*** Task inputs ***
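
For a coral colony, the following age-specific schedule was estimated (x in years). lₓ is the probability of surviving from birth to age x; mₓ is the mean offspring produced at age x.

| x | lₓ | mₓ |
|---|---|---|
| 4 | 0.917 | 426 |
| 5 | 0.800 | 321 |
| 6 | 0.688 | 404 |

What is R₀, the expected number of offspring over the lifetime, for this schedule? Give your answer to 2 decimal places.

925.39

R₀ = Σ lₓ mₓ:
  age 4: 0.917 × 426 = 390.6420
  age 5: 0.800 × 321 = 256.8000
  age 6: 0.688 × 404 = 277.9520
R₀ = 390.6420 + 256.8000 + 277.9520 = 925.3940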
***
Task: Return each line above exactly.

Exercise response:
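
For a coral colony, the following age-specific schedule was estimated (x in years). lₓ is the probability of surviving from birth to age x; mₓ is the mean offspring produced at age x.

| x | lₓ | mₓ |
|---|---|---|
| 4 | 0.917 | 426 |
| 5 | 0.800 | 321 |
| 6 | 0.688 | 404 |

What is R₀, the expected number of offspring over the lifetime, for this schedule? Give your answer to 2 decimal places.

925.39

R₀ = Σ lₓ mₓ:
  age 4: 0.917 × 426 = 390.6420
  age 5: 0.800 × 321 = 256.8000
  age 6: 0.688 × 404 = 277.9520
R₀ = 390.6420 + 256.8000 + 277.9520 = 925.3940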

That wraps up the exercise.